Segment Open
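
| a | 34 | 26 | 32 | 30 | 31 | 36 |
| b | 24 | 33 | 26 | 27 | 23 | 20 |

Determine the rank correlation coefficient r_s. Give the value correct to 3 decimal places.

-0.829

Rank a: 5, 1, 4, 2, 3, 6
Rank b: 3, 6, 4, 5, 2, 1
d = rank(a) − rank(b): 2, -5, 0, -3, 1, 5; Σd² = 64
ρ = 1 − 6Σd² / [n(n²−1)] = 1 − 6×64 / (6×35) = 1 − 384/210 ≈ -0.829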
Segment Closed
__Activity__.
The expected output is the lines from the one with "Determine the rank" through the end of the data, exactly as written and nothing more.

__Expected answer__.
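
Determine the rank correlation coefficient r_s. Give the value correct to 3 decimal places.

-0.829

Rank a: 5, 1, 4, 2, 3, 6
Rank b: 3, 6, 4, 5, 2, 1
d = rank(a) − rank(b): 2, -5, 0, -3, 1, 5; Σd² = 64
ρ = 1 − 6Σd² / [n(n²−1)] = 1 − 6×64 / (6×35) = 1 − 384/210 ≈ -0.829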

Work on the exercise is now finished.